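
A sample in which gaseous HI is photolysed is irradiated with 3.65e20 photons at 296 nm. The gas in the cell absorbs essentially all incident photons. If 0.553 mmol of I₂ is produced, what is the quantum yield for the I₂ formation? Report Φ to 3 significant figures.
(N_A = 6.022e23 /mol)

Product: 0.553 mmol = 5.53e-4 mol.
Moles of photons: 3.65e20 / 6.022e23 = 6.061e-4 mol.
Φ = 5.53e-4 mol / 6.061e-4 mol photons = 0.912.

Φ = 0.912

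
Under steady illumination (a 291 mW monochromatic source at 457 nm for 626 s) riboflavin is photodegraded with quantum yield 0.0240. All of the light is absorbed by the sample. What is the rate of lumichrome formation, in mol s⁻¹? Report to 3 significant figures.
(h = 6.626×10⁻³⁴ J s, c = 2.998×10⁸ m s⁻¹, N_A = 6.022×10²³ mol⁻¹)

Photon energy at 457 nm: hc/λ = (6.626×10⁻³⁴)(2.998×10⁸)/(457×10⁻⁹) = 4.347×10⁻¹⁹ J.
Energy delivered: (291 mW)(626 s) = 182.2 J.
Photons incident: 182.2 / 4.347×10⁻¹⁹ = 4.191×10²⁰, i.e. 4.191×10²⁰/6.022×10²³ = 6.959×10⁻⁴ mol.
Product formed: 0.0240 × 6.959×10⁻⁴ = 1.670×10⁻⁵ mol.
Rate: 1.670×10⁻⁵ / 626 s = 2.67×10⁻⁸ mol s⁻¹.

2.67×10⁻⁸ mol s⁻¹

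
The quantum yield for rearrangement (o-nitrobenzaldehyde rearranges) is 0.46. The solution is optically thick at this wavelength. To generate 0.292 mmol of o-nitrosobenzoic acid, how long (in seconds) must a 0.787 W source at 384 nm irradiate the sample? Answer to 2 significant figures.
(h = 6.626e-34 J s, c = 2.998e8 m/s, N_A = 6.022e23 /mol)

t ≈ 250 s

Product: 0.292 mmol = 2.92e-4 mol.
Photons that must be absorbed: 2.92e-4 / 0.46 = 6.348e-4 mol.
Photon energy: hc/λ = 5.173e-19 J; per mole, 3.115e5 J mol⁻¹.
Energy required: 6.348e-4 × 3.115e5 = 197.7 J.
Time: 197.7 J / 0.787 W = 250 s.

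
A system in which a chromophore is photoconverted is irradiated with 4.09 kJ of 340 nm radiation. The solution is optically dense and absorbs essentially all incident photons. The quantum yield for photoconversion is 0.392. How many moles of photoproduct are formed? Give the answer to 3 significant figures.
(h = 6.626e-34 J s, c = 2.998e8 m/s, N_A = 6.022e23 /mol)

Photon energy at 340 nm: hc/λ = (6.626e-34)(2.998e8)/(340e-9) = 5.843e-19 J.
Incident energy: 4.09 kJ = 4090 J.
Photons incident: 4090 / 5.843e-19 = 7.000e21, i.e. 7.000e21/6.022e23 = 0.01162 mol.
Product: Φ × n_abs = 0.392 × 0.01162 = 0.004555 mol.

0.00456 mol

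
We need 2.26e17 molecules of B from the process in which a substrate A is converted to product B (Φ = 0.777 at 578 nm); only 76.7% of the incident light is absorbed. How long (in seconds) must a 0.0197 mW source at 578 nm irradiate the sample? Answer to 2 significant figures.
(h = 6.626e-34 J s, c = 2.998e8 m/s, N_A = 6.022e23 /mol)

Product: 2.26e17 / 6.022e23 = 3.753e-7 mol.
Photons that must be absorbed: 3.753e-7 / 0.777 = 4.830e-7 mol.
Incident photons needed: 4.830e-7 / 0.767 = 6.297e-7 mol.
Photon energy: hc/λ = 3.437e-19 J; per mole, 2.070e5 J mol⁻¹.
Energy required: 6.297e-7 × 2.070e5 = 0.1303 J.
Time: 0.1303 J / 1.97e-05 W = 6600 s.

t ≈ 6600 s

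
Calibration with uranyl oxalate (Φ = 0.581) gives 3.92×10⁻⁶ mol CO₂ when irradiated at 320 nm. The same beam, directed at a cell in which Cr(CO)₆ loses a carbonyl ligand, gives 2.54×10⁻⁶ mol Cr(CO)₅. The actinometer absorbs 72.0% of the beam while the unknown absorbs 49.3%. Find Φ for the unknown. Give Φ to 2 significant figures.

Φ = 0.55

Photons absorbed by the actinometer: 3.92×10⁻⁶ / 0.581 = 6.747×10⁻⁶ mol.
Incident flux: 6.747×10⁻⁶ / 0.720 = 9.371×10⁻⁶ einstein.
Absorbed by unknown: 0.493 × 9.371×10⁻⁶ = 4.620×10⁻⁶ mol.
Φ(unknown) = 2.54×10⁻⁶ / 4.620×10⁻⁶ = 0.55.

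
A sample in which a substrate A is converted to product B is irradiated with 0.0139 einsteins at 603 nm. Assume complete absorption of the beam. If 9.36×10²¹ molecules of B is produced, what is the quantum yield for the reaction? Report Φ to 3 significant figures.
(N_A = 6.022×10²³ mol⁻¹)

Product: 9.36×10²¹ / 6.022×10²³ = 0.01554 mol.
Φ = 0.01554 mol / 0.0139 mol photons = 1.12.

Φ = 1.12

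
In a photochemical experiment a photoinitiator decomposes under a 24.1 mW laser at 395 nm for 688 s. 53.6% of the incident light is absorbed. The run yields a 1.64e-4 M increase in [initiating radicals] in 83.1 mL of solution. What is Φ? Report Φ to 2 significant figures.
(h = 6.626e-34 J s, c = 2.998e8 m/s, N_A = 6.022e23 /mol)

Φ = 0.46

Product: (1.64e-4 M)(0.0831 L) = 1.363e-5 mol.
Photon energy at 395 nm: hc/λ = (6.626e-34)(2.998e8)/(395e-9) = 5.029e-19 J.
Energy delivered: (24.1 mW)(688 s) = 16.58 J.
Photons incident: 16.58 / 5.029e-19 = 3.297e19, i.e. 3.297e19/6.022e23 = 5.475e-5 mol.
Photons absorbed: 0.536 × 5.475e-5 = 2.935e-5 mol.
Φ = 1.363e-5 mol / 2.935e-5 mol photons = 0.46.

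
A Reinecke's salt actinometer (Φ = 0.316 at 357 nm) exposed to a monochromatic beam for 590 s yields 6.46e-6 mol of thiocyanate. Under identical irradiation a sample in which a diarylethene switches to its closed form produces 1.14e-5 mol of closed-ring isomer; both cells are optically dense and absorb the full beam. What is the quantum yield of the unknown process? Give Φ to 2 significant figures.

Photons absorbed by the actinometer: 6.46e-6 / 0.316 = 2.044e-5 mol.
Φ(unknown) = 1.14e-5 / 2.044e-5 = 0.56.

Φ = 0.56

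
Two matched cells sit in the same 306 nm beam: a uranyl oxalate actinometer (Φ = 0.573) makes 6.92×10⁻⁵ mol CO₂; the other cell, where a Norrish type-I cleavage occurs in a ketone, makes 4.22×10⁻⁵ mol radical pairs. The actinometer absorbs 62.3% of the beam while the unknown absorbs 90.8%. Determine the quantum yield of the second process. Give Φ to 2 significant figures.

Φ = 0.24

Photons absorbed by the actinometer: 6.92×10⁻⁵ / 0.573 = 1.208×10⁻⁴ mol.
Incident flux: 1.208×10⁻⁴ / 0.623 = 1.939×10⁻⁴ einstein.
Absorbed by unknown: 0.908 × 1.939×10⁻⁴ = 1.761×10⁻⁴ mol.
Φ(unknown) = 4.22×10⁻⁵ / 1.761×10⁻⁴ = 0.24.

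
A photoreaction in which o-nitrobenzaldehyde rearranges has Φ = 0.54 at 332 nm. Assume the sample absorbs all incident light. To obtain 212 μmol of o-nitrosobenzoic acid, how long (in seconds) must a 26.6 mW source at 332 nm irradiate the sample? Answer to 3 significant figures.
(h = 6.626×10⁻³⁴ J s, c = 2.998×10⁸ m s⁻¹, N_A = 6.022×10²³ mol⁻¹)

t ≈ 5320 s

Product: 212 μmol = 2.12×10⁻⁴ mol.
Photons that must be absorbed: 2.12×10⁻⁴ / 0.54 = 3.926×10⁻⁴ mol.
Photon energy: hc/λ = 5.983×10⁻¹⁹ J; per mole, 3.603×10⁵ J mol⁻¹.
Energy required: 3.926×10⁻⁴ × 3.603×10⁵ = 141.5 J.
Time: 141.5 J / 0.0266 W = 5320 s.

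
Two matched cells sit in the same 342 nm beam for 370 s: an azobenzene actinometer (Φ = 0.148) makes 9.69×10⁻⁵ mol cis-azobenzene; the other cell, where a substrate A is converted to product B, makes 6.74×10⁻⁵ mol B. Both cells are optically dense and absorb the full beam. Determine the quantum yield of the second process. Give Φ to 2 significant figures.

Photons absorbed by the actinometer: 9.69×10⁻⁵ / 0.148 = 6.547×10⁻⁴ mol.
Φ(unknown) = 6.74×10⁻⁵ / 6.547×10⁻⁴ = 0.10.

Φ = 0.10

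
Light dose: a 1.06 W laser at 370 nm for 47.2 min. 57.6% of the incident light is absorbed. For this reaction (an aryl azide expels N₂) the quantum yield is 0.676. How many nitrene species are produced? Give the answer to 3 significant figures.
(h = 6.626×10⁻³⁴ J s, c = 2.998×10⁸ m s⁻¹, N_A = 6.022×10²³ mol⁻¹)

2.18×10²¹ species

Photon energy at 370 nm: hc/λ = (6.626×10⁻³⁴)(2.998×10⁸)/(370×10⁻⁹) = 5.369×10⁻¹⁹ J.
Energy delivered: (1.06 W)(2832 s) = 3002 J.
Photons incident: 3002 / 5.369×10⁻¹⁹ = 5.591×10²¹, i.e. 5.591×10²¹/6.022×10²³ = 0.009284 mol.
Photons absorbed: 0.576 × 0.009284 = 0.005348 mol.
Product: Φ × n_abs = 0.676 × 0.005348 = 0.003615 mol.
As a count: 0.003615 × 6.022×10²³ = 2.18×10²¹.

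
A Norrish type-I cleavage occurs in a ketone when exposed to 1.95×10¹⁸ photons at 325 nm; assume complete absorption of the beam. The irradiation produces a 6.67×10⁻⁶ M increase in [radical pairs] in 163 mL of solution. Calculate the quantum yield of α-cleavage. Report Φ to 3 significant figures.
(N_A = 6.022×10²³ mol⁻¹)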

__EXERCISE REQUIREMENTS__. When the word "long" appears in a line of the listing, copy that line.

__RESULT__.
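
The quantum yield for rearrangement (o-nitrobenzaldehyde rearranges) is 0.46. The solution is optically thick at this wavelength. To generate 0.292 mmol of o-nitrosobenzoic acid, how long (in seconds) must a 0.787 W source at 384 nm irradiate the sample? Answer to 2 significant figures.
We need 2.26e17 molecules of B from the process in which a substrate A is converted to product B (Φ = 0.777 at 578 nm); only 76.7% of the incident light is absorbed. How long (in seconds) must a 0.0197 mW source at 578 nm irradiate the sample? Answer to 2 significant figures.
A photoreaction in which o-nitrobenzaldehyde rearranges has Φ = 0.54 at 332 nm. Assume the sample absorbs all incident light. To obtain 212 μmol of o-nitrosobenzoic acid, how long (in seconds) must a 26.6 mW source at 332 nm irradiate the sample? Answer to 3 significant figures.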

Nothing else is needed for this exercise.